- Task instructions
Reproduce word for word the lines between those holding "Combine [10, 13, 19]" and "How many even", inclusive, and nothing else from the data below.

- Data
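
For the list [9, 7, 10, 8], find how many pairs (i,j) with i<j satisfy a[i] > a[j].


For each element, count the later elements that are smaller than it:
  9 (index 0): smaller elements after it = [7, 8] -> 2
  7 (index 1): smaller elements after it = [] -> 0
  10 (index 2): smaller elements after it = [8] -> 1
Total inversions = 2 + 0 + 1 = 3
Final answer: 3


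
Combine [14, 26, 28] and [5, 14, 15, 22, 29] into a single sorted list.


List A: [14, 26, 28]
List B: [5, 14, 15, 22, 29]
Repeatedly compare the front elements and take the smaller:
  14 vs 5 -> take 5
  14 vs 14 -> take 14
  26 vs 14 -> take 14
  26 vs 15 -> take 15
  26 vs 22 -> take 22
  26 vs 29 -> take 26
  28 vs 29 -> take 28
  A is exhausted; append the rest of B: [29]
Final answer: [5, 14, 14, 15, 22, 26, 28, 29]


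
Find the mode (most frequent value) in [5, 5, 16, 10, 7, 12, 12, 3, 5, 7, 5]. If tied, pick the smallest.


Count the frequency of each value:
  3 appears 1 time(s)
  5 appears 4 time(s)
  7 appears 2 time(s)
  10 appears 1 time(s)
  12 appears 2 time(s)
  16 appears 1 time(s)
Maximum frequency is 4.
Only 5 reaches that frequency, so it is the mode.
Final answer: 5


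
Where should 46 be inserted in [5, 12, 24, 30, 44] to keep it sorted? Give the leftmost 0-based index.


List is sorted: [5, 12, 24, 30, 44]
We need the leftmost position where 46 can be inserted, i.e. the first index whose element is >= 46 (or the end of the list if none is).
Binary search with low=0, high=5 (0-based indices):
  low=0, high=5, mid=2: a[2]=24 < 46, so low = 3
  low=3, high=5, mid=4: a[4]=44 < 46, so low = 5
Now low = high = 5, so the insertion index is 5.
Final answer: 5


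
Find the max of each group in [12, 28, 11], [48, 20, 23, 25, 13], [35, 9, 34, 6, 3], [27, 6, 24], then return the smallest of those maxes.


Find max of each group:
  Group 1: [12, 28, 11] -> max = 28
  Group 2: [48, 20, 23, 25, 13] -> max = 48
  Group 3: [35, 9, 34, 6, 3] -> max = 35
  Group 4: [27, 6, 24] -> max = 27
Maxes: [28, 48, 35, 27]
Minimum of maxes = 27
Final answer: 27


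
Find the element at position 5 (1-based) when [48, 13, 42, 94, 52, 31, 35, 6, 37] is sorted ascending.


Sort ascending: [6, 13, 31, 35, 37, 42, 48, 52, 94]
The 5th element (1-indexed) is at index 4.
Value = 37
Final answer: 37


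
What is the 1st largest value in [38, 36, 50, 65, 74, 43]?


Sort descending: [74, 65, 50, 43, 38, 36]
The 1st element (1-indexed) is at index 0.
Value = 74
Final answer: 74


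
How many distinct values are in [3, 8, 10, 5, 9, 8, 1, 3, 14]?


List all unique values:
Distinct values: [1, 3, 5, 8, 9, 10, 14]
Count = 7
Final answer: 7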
--
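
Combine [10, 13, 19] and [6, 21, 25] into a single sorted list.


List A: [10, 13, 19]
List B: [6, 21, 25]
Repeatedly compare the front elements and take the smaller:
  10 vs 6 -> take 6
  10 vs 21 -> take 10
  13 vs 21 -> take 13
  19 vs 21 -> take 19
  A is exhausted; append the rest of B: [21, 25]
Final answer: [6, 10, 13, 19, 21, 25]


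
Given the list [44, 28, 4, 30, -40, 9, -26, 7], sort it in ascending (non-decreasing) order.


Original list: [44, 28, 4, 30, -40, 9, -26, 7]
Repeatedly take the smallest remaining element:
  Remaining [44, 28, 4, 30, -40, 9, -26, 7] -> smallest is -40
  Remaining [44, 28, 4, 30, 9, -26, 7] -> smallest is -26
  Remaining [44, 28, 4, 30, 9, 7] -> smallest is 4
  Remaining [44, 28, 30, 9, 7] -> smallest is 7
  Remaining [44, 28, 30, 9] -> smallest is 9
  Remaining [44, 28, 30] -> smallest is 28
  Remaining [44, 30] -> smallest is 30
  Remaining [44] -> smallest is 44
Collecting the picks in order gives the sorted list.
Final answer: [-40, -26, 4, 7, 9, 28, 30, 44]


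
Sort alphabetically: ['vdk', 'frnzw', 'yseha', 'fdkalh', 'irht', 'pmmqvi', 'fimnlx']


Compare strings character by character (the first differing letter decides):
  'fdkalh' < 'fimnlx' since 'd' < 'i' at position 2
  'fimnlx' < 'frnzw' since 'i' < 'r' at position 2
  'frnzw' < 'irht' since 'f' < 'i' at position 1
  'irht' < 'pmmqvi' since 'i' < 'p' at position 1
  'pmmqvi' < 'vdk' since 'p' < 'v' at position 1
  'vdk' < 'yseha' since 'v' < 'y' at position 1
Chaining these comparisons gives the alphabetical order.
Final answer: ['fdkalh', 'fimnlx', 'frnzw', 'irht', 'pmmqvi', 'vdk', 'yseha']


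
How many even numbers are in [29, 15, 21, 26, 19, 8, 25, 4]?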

- Solution below
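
Combine [10, 13, 19] and [6, 21, 25] into a single sorted list.


List A: [10, 13, 19]
List B: [6, 21, 25]
Repeatedly compare the front elements and take the smaller:
  10 vs 6 -> take 6
  10 vs 21 -> take 10
  13 vs 21 -> take 13
  19 vs 21 -> take 19
  A is exhausted; append the rest of B: [21, 25]
Final answer: [6, 10, 13, 19, 21, 25]


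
Given the list [44, 28, 4, 30, -40, 9, -26, 7], sort it in ascending (non-decreasing) order.


Original list: [44, 28, 4, 30, -40, 9, -26, 7]
Repeatedly take the smallest remaining element:
  Remaining [44, 28, 4, 30, -40, 9, -26, 7] -> smallest is -40
  Remaining [44, 28, 4, 30, 9, -26, 7] -> smallest is -26
  Remaining [44, 28, 4, 30, 9, 7] -> smallest is 4
  Remaining [44, 28, 30, 9, 7] -> smallest is 7
  Remaining [44, 28, 30, 9] -> smallest is 9
  Remaining [44, 28, 30] -> smallest is 28
  Remaining [44, 30] -> smallest is 30
  Remaining [44] -> smallest is 44
Collecting the picks in order gives the sorted list.
Final answer: [-40, -26, 4, 7, 9, 28, 30, 44]


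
Sort alphabetically: ['vdk', 'frnzw', 'yseha', 'fdkalh', 'irht', 'pmmqvi', 'fimnlx']


Compare strings character by character (the first differing letter decides):
  'fdkalh' < 'fimnlx' since 'd' < 'i' at position 2
  'fimnlx' < 'frnzw' since 'i' < 'r' at position 2
  'frnzw' < 'irht' since 'f' < 'i' at position 1
  'irht' < 'pmmqvi' since 'i' < 'p' at position 1
  'pmmqvi' < 'vdk' since 'p' < 'v' at position 1
  'vdk' < 'yseha' since 'v' < 'y' at position 1
Chaining these comparisons gives the alphabetical order.
Final answer: ['fdkalh', 'fimnlx', 'frnzw', 'irht', 'pmmqvi', 'vdk', 'yseha']


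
How many even numbers are in [29, 15, 21, 26, 19, 8, 25, 4]?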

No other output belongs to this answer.